**What you will do:** Each entry in this listing needs to be written out again, word for word.

**Material shown:**

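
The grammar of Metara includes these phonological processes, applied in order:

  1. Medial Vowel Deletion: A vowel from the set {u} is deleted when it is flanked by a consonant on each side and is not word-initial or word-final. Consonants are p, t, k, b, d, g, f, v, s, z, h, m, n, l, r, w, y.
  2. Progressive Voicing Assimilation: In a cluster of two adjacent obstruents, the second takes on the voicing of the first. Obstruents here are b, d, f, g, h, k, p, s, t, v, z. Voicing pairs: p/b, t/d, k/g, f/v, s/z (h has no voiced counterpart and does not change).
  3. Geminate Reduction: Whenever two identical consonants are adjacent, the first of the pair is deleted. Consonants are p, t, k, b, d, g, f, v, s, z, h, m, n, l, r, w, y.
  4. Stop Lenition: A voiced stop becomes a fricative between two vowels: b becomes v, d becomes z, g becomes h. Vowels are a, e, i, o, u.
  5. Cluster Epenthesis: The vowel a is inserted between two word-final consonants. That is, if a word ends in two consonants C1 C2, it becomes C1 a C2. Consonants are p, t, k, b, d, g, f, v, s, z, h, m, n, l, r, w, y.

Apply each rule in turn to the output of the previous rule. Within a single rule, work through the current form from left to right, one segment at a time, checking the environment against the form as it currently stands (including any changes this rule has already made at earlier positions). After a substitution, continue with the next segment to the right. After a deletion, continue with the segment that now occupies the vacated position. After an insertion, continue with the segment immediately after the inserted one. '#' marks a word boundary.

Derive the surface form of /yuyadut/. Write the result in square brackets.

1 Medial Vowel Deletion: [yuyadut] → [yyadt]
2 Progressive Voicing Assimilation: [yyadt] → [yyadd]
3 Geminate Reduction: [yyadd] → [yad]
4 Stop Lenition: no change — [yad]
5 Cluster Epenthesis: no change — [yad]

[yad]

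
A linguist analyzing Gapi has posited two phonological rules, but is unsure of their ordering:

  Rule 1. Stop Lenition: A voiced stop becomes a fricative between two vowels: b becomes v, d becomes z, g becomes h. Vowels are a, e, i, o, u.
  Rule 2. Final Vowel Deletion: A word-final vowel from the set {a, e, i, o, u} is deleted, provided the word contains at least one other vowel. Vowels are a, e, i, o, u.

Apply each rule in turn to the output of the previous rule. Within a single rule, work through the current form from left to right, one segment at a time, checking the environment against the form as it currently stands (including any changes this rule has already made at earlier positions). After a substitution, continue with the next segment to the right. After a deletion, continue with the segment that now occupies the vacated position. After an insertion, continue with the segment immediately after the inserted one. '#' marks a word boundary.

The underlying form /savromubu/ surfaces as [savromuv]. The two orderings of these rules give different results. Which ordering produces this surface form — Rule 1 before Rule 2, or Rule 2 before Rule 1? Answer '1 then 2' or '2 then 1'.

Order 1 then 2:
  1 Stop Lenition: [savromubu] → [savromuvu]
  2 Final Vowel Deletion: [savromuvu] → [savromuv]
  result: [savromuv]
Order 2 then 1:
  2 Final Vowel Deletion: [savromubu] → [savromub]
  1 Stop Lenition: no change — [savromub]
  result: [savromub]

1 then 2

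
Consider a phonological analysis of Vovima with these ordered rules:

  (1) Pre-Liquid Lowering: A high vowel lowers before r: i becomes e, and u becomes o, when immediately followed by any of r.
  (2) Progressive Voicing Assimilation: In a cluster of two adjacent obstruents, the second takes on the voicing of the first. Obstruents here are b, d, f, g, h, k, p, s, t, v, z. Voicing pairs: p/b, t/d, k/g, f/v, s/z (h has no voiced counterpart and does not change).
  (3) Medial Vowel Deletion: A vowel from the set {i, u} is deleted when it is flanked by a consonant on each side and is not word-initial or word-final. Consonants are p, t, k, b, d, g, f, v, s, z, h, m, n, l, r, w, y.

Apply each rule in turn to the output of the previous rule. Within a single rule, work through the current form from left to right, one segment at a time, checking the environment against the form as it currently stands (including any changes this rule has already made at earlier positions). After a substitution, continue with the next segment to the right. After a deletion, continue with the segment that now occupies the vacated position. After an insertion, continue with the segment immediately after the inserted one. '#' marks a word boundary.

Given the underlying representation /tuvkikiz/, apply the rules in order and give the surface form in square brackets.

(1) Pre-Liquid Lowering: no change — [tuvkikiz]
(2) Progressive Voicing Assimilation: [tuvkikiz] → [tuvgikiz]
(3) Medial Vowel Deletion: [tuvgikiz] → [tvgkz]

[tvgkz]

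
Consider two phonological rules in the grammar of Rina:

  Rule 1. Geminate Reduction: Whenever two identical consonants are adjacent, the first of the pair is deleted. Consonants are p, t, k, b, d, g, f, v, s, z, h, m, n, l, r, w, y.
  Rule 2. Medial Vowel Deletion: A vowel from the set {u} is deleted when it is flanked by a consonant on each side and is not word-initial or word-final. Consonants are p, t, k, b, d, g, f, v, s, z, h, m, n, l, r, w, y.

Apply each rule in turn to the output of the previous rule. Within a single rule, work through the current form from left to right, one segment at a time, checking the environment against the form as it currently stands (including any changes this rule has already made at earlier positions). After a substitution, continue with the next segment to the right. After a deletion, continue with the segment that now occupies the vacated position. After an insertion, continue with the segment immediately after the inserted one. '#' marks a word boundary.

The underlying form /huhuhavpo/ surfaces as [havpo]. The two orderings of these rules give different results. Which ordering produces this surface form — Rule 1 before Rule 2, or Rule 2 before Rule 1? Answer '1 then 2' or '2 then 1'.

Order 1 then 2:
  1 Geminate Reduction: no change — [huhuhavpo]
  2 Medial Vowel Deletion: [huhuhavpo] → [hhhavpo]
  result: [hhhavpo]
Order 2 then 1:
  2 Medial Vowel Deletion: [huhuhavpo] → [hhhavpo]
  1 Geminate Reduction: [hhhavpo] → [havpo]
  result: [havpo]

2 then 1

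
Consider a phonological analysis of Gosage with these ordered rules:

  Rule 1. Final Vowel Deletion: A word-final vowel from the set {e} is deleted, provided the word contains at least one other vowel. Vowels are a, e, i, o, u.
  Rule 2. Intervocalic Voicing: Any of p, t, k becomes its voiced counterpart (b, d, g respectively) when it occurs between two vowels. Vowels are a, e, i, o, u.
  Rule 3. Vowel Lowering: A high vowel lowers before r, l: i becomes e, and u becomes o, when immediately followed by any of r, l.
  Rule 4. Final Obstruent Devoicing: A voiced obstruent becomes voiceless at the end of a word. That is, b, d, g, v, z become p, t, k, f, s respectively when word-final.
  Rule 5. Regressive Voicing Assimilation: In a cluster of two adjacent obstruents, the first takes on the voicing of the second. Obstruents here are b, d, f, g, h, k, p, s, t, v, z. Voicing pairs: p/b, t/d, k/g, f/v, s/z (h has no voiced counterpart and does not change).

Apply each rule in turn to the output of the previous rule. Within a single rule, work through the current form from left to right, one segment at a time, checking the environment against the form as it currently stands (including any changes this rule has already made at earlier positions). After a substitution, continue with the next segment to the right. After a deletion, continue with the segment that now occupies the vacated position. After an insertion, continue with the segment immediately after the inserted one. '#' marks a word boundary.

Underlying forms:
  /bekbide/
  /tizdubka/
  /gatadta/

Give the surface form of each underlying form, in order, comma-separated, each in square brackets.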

**Response for this exercise:**
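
The grammar of Metara includes these phonological processes, applied in order:

  1. Medial Vowel Deletion: A vowel from the set {u} is deleted when it is flanked by a consonant on each side and is not word-initial or word-final. Consonants are p, t, k, b, d, g, f, v, s, z, h, m, n, l, r, w, y.
  2. Progressive Voicing Assimilation: In a cluster of two adjacent obstruents, the second takes on the voicing of the first. Obstruents here are b, d, f, g, h, k, p, s, t, v, z. Voicing pairs: p/b, t/d, k/g, f/v, s/z (h has no voiced counterpart and does not change).
  3. Geminate Reduction: Whenever two identical consonants are adjacent, the first of the pair is deleted. Consonants are p, t, k, b, d, g, f, v, s, z, h, m, n, l, r, w, y.
  4. Stop Lenition: A voiced stop becomes a fricative between two vowels: b becomes v, d becomes z, g becomes h. Vowels are a, e, i, o, u.
  5. Cluster Epenthesis: The vowel a is inserted between two word-final consonants. That is, if a word ends in two consonants C1 C2, it becomes C1 a C2. Consonants are p, t, k, b, d, g, f, v, s, z, h, m, n, l, r, w, y.

Apply each rule in turn to the output of the previous rule. Within a single rule, work through the current form from left to right, one segment at a time, checking the environment against the form as it currently stands (including any changes this rule has already made at earlier positions). After a substitution, continue with the next segment to the right. After a deletion, continue with the segment that now occupies the vacated position. After an insertion, continue with the segment immediately after the inserted one. '#' marks a word boundary.

Derive the surface form of /yuyadut/. Write the result in square brackets.

1 Medial Vowel Deletion: [yuyadut] → [yyadt]
2 Progressive Voicing Assimilation: [yyadt] → [yyadd]
3 Geminate Reduction: [yyadd] → [yad]
4 Stop Lenition: no change — [yad]
5 Cluster Epenthesis: no change — [yad]

[yad]

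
A linguist analyzing Gapi has posited two phonological rules, but is unsure of their ordering:

  Rule 1. Stop Lenition: A voiced stop becomes a fricative between two vowels: b becomes v, d becomes z, g becomes h. Vowels are a, e, i, o, u.
  Rule 2. Final Vowel Deletion: A word-final vowel from the set {a, e, i, o, u} is deleted, provided the word contains at least one other vowel. Vowels are a, e, i, o, u.

Apply each rule in turn to the output of the previous rule. Within a single rule, work through the current form from left to right, one segment at a time, checking the environment against the form as it currently stands (including any changes this rule has already made at earlier positions). After a substitution, continue with the next segment to the right. After a deletion, continue with the segment that now occupies the vacated position. After an insertion, continue with the segment immediately after the inserted one. '#' marks a word boundary.

The underlying form /savromubu/ surfaces as [savromuv]. The two orderings of these rules give different results. Which ordering produces this surface form — Rule 1 before Rule 2, or Rule 2 before Rule 1? Answer '1 then 2' or '2 then 1'.

Order 1 then 2:
  1 Stop Lenition: [savromubu] → [savromuvu]
  2 Final Vowel Deletion: [savromuvu] → [savromuv]
  result: [savromuv]
Order 2 then 1:
  2 Final Vowel Deletion: [savromubu] → [savromub]
  1 Stop Lenition: no change — [savromub]
  result: [savromub]

1 then 2

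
Consider a phonological analysis of Vovima with these ordered rules:

  (1) Pre-Liquid Lowering: A high vowel lowers before r: i becomes e, and u becomes o, when immediately followed by any of r.
  (2) Progressive Voicing Assimilation: In a cluster of two adjacent obstruents, the second takes on the voicing of the first. Obstruents here are b, d, f, g, h, k, p, s, t, v, z. Voicing pairs: p/b, t/d, k/g, f/v, s/z (h has no voiced counterpart and does not change).
  (3) Medial Vowel Deletion: A vowel from the set {i, u} is deleted when it is flanked by a consonant on each side and is not word-initial or word-final. Consonants are p, t, k, b, d, g, f, v, s, z, h, m, n, l, r, w, y.

Apply each rule in turn to the output of the previous rule. Within a single rule, work through the current form from left to right, one segment at a time, checking the environment against the form as it currently stands (including any changes this rule has already made at earlier positions). After a substitution, continue with the next segment to the right. After a deletion, continue with the segment that now occupies the vacated position. After an insertion, continue with the segment immediately after the inserted one. '#' marks a word boundary.

Given the underlying representation /tuvkikiz/, apply the rules in order and give the surface form in square brackets.

(1) Pre-Liquid Lowering: no change — [tuvkikiz]
(2) Progressive Voicing Assimilation: [tuvkikiz] → [tuvgikiz]
(3) Medial Vowel Deletion: [tuvgikiz] → [tvgkz]

[tvgkz]

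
Consider two phonological rules in the grammar of Rina:

  Rule 1. Geminate Reduction: Whenever two identical consonants are adjacent, the first of the pair is deleted. Consonants are p, t, k, b, d, g, f, v, s, z, h, m, n, l, r, w, y.
  Rule 2. Medial Vowel Deletion: A vowel from the set {u} is deleted when it is flanked by a consonant on each side and is not word-initial or word-final. Consonants are p, t, k, b, d, g, f, v, s, z, h, m, n, l, r, w, y.

Apply each rule in turn to the output of the previous rule. Within a single rule, work through the current form from left to right, one segment at a time, checking the environment against the form as it currently stands (including any changes this rule has already made at earlier positions). After a substitution, continue with the next segment to the right. After a deletion, continue with the segment that now occupies the vacated position. After an insertion, continue with the segment immediately after the inserted one. '#' marks a word boundary.

The underlying form /huhuhavpo/ surfaces as [havpo]. The two orderings of these rules give different results. Which ordering produces this surface form — Rule 1 before Rule 2, or Rule 2 before Rule 1? Answer '1 then 2' or '2 then 1'.

Order 1 then 2:
  1 Geminate Reduction: no change — [huhuhavpo]
  2 Medial Vowel Deletion: [huhuhavpo] → [hhhavpo]
  result: [hhhavpo]
Order 2 then 1:
  2 Medial Vowel Deletion: [huhuhavpo] → [hhhavpo]
  1 Geminate Reduction: [hhhavpo] → [havpo]
  result: [havpo]

2 then 1

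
Consider a phonological analysis of Gosage with these ordered rules:

  Rule 1. Final Vowel Deletion: A word-final vowel from the set {e} is deleted, provided the word contains at least one other vowel. Vowels are a, e, i, o, u.
  Rule 2. Intervocalic Voicing: Any of p, t, k becomes its voiced counterpart (b, d, g respectively) when it occurs between two vowels. Vowels are a, e, i, o, u.
  Rule 3. Vowel Lowering: A high vowel lowers before r, l: i becomes e, and u becomes o, when immediately followed by any of r, l.
  Rule 4. Final Obstruent Devoicing: A voiced obstruent becomes voiceless at the end of a word. That is, b, d, g, v, z become p, t, k, f, s respectively when word-final.
  Rule 5. Regressive Voicing Assimilation: In a cluster of two adjacent obstruents, the first takes on the voicing of the second. Obstruents here are b, d, f, g, h, k, p, s, t, v, z. Voicing pairs: p/b, t/d, k/g, f/v, s/z (h has no voiced counterpart and does not change).

Apply each rule in turn to the output of the previous rule. Within a single rule, work through the current form from left to right, one segment at a time, checking the environment against the form as it currently stands (including any changes this rule has already made at earlier positions). After a substitution, continue with the next segment to the right. After a deletion, continue with the segment that now occupies the vacated position. After an insertion, continue with the segment immediately after the inserted one. '#' marks a word boundary.

Underlying forms:
  /bekbide/
  /tizdubka/
  /gatadta/

Give the surface form of each underlying form, in order, comma-separated, each in square brackets.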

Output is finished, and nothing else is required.